- _About this task_
Using the material that follows, output exactly the lines from the one containing "0 = v(b)/4 + Derivative(v(b), b)" through the one containing "0 = -atan(v(a)/3)/6 - v'(a)", with both ends kept.

--------------------------------

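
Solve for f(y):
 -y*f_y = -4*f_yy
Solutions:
 f(y) = C1 + C2*erfi(sqrt(2)*y/4)


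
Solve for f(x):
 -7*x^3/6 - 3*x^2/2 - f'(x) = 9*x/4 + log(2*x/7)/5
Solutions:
 f(x) = C1 - 7*x^4/24 - x^3/2 - 9*x^2/8 - x*log(x)/5 - x*log(2)/5 + x/5 + x*log(7)/5


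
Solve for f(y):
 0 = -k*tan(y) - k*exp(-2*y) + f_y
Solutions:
 f(y) = C1 + k*(log(tan(y)^2 + 1) - exp(-2*y))/2


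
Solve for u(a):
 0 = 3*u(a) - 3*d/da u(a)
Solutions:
 u(a) = C1*exp(a)


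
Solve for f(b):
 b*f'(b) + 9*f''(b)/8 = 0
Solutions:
 f(b) = C1 + C2*erf(2*b/3)


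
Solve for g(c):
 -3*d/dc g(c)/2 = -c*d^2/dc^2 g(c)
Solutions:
 g(c) = C1 + C2*c^(5/2)


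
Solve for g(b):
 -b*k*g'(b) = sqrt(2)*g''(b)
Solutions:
 g(b) = Piecewise((-2^(3/4)*sqrt(pi)*C1*erf(2^(1/4)*b*sqrt(k)/2)/(2*sqrt(k)) - C2, (k > 0) | (k < 0)), (-C1*b - C2, True))


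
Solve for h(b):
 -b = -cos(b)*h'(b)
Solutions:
 h(b) = C1 + Integral(b/cos(b), b)


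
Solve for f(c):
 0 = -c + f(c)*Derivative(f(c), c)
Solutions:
 f(c) = -sqrt(C1 + c^2)
 f(c) = sqrt(C1 + c^2)


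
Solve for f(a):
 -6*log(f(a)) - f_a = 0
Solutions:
 li(f(a)) = C1 - 6*a


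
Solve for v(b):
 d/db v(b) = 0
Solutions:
 v(b) = C1


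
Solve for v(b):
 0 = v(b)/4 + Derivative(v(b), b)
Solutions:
 v(b) = C1*exp(-b/4)


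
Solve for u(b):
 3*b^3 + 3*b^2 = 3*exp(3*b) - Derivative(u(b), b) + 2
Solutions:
 u(b) = C1 - 3*b^4/4 - b^3 + 2*b + exp(3*b)


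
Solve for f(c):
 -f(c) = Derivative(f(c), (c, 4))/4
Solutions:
 f(c) = (C1*sin(c) + C2*cos(c))*exp(-c) + (C3*sin(c) + C4*cos(c))*exp(c)


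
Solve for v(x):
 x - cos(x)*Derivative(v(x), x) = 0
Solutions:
 v(x) = C1 + Integral(x/cos(x), x)


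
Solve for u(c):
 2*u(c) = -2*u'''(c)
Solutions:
 u(c) = C3*exp(-c) + (C1*sin(sqrt(3)*c/2) + C2*cos(sqrt(3)*c/2))*exp(c/2)


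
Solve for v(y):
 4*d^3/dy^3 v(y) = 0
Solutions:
 v(y) = C1 + C2*y + C3*y^2


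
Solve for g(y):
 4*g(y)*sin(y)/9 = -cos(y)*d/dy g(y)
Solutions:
 g(y) = C1*cos(y)^(4/9)


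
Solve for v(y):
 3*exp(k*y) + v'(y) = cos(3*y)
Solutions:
 v(y) = C1 + sin(3*y)/3 - 3*exp(k*y)/k


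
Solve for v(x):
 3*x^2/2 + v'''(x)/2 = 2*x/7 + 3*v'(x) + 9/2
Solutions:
 v(x) = C1 + C2*exp(-sqrt(6)*x) + C3*exp(sqrt(6)*x) + x^3/6 - x^2/21 - 4*x/3


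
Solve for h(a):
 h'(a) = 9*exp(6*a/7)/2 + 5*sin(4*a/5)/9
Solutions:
 h(a) = C1 + 21*exp(6*a/7)/4 - 25*cos(4*a/5)/36


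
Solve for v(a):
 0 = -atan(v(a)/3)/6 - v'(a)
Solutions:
 Integral(1/atan(_y/3), (_y, v(a))) = C1 - a/6


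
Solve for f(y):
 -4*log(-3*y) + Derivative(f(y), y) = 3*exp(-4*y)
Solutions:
 f(y) = C1 + 4*y*log(-y) + 4*y*(-1 + log(3)) - 3*exp(-4*y)/4


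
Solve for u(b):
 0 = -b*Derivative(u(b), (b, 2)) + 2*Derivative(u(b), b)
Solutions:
 u(b) = C1 + C2*b^3


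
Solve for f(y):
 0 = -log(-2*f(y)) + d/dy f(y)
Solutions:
 -Integral(1/(log(-_y) + log(2)), (_y, f(y))) = C1 - y


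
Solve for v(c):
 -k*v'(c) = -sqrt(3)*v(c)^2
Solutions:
 v(c) = -k/(C1*k + sqrt(3)*c)


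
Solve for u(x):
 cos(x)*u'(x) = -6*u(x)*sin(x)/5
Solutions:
 u(x) = C1*cos(x)^(6/5)


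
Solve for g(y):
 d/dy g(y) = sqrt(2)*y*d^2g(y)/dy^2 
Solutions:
 g(y) = C1 + C2*y^(sqrt(2)/2 + 1)


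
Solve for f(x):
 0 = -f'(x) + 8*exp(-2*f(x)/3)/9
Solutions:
 f(x) = 3*log(-sqrt(C1 + 8*x)) - 6*log(3) + 3*log(6)/2
 f(x) = 3*log(C1 + 8*x)/2 - 6*log(3) + 3*log(6)/2


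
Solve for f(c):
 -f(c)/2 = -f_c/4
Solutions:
 f(c) = C1*exp(2*c)


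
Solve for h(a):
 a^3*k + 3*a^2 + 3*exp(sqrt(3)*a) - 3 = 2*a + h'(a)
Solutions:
 h(a) = C1 + a^4*k/4 + a^3 - a^2 - 3*a + sqrt(3)*exp(sqrt(3)*a)


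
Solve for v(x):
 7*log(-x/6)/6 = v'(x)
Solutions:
 v(x) = C1 + 7*x*log(-x)/6 + 7*x*(-log(6) - 1)/6


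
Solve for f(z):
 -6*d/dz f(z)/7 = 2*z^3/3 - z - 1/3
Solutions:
 f(z) = C1 - 7*z^4/36 + 7*z^2/12 + 7*z/18


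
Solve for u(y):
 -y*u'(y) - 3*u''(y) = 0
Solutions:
 u(y) = C1 + C2*erf(sqrt(6)*y/6)


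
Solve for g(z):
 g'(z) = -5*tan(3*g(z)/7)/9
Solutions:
 g(z) = -7*asin(C1*exp(-5*z/21))/3 + 7*pi/3
 g(z) = 7*asin(C1*exp(-5*z/21))/3


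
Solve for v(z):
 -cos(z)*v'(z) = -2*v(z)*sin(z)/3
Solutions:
 v(z) = C1/cos(z)^(2/3)


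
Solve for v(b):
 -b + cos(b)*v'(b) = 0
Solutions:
 v(b) = C1 + Integral(b/cos(b), b)


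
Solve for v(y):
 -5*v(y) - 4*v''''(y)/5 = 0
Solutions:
 v(y) = (C1*sin(sqrt(5)*y/2) + C2*cos(sqrt(5)*y/2))*exp(-sqrt(5)*y/2) + (C3*sin(sqrt(5)*y/2) + C4*cos(sqrt(5)*y/2))*exp(sqrt(5)*y/2)


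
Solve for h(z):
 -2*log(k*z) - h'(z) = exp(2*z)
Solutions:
 h(z) = C1 - 2*z*log(k*z) + 2*z - exp(2*z)/2


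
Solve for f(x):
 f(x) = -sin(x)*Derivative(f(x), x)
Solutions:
 f(x) = C1*sqrt(cos(x) + 1)/sqrt(cos(x) - 1)


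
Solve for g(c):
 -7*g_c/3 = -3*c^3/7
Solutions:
 g(c) = C1 + 9*c^4/196


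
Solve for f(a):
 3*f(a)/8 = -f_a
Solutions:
 f(a) = C1*exp(-3*a/8)


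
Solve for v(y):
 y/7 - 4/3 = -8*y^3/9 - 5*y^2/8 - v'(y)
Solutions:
 v(y) = C1 - 2*y^4/9 - 5*y^3/24 - y^2/14 + 4*y/3


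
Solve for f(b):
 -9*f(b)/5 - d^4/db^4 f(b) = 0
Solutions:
 f(b) = (C1*sin(5^(3/4)*sqrt(6)*b/10) + C2*cos(5^(3/4)*sqrt(6)*b/10))*exp(-5^(3/4)*sqrt(6)*b/10) + (C3*sin(5^(3/4)*sqrt(6)*b/10) + C4*cos(5^(3/4)*sqrt(6)*b/10))*exp(5^(3/4)*sqrt(6)*b/10)


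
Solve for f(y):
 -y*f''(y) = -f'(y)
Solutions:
 f(y) = C1 + C2*y^2


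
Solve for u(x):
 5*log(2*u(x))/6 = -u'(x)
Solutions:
 6*Integral(1/(log(_y) + log(2)), (_y, u(x)))/5 = C1 - x


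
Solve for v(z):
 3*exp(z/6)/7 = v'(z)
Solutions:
 v(z) = C1 + 18*exp(z/6)/7


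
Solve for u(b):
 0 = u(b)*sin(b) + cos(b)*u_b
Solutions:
 u(b) = C1*cos(b)


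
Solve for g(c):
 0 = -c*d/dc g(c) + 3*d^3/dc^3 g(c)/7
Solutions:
 g(c) = C1 + Integral(C2*airyai(3^(2/3)*7^(1/3)*c/3) + C3*airybi(3^(2/3)*7^(1/3)*c/3), c)


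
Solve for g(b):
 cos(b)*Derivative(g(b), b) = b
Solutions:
 g(b) = C1 + Integral(b/cos(b), b)


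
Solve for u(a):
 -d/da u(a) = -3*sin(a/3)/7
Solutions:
 u(a) = C1 - 9*cos(a/3)/7


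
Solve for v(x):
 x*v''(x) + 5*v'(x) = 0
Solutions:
 v(x) = C1 + C2/x^4


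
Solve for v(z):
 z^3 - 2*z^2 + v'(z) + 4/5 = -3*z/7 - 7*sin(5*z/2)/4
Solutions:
 v(z) = C1 - z^4/4 + 2*z^3/3 - 3*z^2/14 - 4*z/5 + 7*cos(5*z/2)/10


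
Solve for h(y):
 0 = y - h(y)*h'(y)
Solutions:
 h(y) = -sqrt(C1 + y^2)
 h(y) = sqrt(C1 + y^2)


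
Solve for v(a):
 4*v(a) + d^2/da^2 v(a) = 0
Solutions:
 v(a) = C1*sin(2*a) + C2*cos(2*a)


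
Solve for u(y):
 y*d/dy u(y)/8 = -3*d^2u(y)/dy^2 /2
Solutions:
 u(y) = C1 + C2*erf(sqrt(6)*y/12)


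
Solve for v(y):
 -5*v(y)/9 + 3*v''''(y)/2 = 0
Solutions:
 v(y) = C1*exp(-30^(1/4)*y/3) + C2*exp(30^(1/4)*y/3) + C3*sin(30^(1/4)*y/3) + C4*cos(30^(1/4)*y/3)


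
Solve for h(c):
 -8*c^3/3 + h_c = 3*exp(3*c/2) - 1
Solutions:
 h(c) = C1 + 2*c^4/3 - c + 2*exp(3*c/2)


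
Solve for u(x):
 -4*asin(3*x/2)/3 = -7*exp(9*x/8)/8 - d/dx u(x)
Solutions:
 u(x) = C1 + 4*x*asin(3*x/2)/3 + 4*sqrt(4 - 9*x^2)/9 - 7*exp(9*x/8)/9


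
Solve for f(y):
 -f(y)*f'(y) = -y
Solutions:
 f(y) = -sqrt(C1 + y^2)
 f(y) = sqrt(C1 + y^2)


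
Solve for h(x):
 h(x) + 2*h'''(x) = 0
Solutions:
 h(x) = C3*exp(-2^(2/3)*x/2) + (C1*sin(2^(2/3)*sqrt(3)*x/4) + C2*cos(2^(2/3)*sqrt(3)*x/4))*exp(2^(2/3)*x/4)


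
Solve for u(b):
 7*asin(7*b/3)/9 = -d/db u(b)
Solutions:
 u(b) = C1 - 7*b*asin(7*b/3)/9 - sqrt(9 - 49*b^2)/9


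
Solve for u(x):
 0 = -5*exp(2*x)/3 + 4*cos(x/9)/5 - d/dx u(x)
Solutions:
 u(x) = C1 - 5*exp(2*x)/6 + 36*sin(x/9)/5


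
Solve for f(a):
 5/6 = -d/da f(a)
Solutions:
 f(a) = C1 - 5*a/6


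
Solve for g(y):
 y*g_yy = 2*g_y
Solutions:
 g(y) = C1 + C2*y^3


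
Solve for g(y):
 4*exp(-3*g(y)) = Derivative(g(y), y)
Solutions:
 g(y) = log(C1 + 12*y)/3
 g(y) = log((-3^(1/3) - 3^(5/6)*I)*(C1 + 4*y)^(1/3)/2)
 g(y) = log((-3^(1/3) + 3^(5/6)*I)*(C1 + 4*y)^(1/3)/2)


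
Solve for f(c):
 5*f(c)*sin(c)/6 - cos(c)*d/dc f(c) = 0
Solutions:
 f(c) = C1/cos(c)^(5/6)


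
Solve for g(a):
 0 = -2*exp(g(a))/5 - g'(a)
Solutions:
 g(a) = log(1/(C1 + 2*a)) + log(5)


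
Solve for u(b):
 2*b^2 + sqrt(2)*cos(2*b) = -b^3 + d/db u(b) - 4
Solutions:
 u(b) = C1 + b^4/4 + 2*b^3/3 + 4*b + sqrt(2)*sin(2*b)/2


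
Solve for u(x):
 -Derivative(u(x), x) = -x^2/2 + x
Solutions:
 u(x) = C1 + x^3/6 - x^2/2


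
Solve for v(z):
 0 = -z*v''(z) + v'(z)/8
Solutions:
 v(z) = C1 + C2*z^(9/8)


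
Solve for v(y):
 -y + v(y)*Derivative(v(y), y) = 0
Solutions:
 v(y) = -sqrt(C1 + y^2)
 v(y) = sqrt(C1 + y^2)


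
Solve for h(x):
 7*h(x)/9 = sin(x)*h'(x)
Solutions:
 h(x) = C1*(cos(x) - 1)^(7/18)/(cos(x) + 1)^(7/18)


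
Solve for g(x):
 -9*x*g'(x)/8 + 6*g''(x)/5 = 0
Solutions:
 g(x) = C1 + C2*erfi(sqrt(30)*x/8)


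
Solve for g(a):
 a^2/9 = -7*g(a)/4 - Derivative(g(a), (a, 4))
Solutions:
 g(a) = -4*a^2/63 + (C1*sin(7^(1/4)*a/2) + C2*cos(7^(1/4)*a/2))*exp(-7^(1/4)*a/2) + (C3*sin(7^(1/4)*a/2) + C4*cos(7^(1/4)*a/2))*exp(7^(1/4)*a/2)


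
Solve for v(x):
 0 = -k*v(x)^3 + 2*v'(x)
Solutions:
 v(x) = -sqrt(-1/(C1 + k*x))
 v(x) = sqrt(-1/(C1 + k*x))


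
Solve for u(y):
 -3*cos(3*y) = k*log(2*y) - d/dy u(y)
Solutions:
 u(y) = C1 + k*y*(log(y) - 1) + k*y*log(2) + sin(3*y)


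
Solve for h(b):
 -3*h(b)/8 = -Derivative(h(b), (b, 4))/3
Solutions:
 h(b) = C1*exp(-2^(1/4)*sqrt(3)*b/2) + C2*exp(2^(1/4)*sqrt(3)*b/2) + C3*sin(2^(1/4)*sqrt(3)*b/2) + C4*cos(2^(1/4)*sqrt(3)*b/2)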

--------------------------------

- _Response_
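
 0 = v(b)/4 + Derivative(v(b), b)
Solutions:
 v(b) = C1*exp(-b/4)


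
Solve for u(b):
 3*b^3 + 3*b^2 = 3*exp(3*b) - Derivative(u(b), b) + 2
Solutions:
 u(b) = C1 - 3*b^4/4 - b^3 + 2*b + exp(3*b)


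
Solve for f(c):
 -f(c) = Derivative(f(c), (c, 4))/4
Solutions:
 f(c) = (C1*sin(c) + C2*cos(c))*exp(-c) + (C3*sin(c) + C4*cos(c))*exp(c)


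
Solve for v(x):
 x - cos(x)*Derivative(v(x), x) = 0
Solutions:
 v(x) = C1 + Integral(x/cos(x), x)


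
Solve for u(c):
 2*u(c) = -2*u'''(c)
Solutions:
 u(c) = C3*exp(-c) + (C1*sin(sqrt(3)*c/2) + C2*cos(sqrt(3)*c/2))*exp(c/2)


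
Solve for v(y):
 4*d^3/dy^3 v(y) = 0
Solutions:
 v(y) = C1 + C2*y + C3*y^2


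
Solve for g(y):
 4*g(y)*sin(y)/9 = -cos(y)*d/dy g(y)
Solutions:
 g(y) = C1*cos(y)^(4/9)


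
Solve for v(y):
 3*exp(k*y) + v'(y) = cos(3*y)
Solutions:
 v(y) = C1 + sin(3*y)/3 - 3*exp(k*y)/k


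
Solve for v(x):
 3*x^2/2 + v'''(x)/2 = 2*x/7 + 3*v'(x) + 9/2
Solutions:
 v(x) = C1 + C2*exp(-sqrt(6)*x) + C3*exp(sqrt(6)*x) + x^3/6 - x^2/21 - 4*x/3


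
Solve for h(a):
 h'(a) = 9*exp(6*a/7)/2 + 5*sin(4*a/5)/9
Solutions:
 h(a) = C1 + 21*exp(6*a/7)/4 - 25*cos(4*a/5)/36


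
Solve for v(a):
 0 = -atan(v(a)/3)/6 - v'(a)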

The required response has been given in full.